[SUPPLIED RECORDS Boundary: Start]

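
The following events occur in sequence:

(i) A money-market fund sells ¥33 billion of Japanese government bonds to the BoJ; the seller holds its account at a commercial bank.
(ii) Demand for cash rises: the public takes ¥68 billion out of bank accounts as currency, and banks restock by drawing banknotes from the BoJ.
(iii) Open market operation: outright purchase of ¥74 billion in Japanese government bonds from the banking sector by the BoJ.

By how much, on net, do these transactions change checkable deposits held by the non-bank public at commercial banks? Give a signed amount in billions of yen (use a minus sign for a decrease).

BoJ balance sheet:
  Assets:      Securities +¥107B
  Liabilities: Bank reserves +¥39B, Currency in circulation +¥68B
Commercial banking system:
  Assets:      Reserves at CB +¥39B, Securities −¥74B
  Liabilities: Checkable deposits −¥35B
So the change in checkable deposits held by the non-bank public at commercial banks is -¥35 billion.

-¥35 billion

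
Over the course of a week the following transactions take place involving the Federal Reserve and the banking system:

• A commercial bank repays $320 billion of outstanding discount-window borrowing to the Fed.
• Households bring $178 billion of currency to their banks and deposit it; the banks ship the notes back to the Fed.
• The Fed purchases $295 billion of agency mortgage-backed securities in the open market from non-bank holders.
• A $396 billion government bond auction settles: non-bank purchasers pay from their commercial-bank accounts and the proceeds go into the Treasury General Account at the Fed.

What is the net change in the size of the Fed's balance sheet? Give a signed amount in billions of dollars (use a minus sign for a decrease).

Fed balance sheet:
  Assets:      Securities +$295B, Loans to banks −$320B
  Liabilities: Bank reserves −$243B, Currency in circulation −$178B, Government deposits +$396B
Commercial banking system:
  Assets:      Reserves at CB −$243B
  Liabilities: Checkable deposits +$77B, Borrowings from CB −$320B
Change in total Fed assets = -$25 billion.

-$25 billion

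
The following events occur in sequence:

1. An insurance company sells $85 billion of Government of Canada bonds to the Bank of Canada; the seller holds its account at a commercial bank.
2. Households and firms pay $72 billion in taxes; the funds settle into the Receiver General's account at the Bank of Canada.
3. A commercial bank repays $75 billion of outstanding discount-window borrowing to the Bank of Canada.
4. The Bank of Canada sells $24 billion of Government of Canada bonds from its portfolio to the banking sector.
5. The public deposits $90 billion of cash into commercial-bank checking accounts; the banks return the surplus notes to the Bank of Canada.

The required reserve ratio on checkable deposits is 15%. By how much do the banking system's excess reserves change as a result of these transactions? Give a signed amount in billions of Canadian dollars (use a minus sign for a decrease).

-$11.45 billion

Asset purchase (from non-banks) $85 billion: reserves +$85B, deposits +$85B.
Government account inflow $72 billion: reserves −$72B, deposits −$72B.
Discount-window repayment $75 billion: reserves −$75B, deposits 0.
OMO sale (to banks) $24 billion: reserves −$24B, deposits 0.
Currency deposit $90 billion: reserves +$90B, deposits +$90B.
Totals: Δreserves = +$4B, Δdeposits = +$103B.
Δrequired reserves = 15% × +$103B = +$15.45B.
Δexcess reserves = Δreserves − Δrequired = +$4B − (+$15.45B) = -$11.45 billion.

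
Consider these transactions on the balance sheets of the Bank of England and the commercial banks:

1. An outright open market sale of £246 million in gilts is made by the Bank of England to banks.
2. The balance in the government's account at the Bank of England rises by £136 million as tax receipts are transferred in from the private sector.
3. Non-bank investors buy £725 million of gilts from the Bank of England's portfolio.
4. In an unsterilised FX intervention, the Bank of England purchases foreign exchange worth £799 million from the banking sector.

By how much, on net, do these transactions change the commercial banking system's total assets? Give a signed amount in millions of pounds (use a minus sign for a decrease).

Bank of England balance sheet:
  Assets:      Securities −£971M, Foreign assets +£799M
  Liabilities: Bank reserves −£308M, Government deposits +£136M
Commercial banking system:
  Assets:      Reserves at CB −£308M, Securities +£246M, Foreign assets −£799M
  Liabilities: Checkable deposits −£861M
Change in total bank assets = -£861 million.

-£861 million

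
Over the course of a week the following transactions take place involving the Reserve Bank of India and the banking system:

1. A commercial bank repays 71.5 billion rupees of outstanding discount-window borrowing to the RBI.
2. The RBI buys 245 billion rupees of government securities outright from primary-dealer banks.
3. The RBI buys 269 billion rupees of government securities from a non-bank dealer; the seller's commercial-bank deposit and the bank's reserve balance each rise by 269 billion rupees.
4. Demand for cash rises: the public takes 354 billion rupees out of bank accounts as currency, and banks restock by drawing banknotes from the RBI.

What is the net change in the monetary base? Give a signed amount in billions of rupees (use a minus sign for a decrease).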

[SUPPLIED RECORDS Boundary: End]

_WHAT YOU NEED TO DO_:
Each line of the listing above that includes the word "rupees" should be copied.

_ANSWER BELOW_:
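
1. A commercial bank repays 71.5 billion rupees of outstanding discount-window borrowing to the RBI.
2. The RBI buys 245 billion rupees of government securities outright from primary-dealer banks.
3. The RBI buys 269 billion rupees of government securities from a non-bank dealer; the seller's commercial-bank deposit and the bank's reserve balance each rise by 269 billion rupees.
4. Demand for cash rises: the public takes 354 billion rupees out of bank accounts as currency, and banks restock by drawing banknotes from the RBI.
What is the net change in the monetary base? Give a signed amount in billions of rupees (use a minus sign for a decrease).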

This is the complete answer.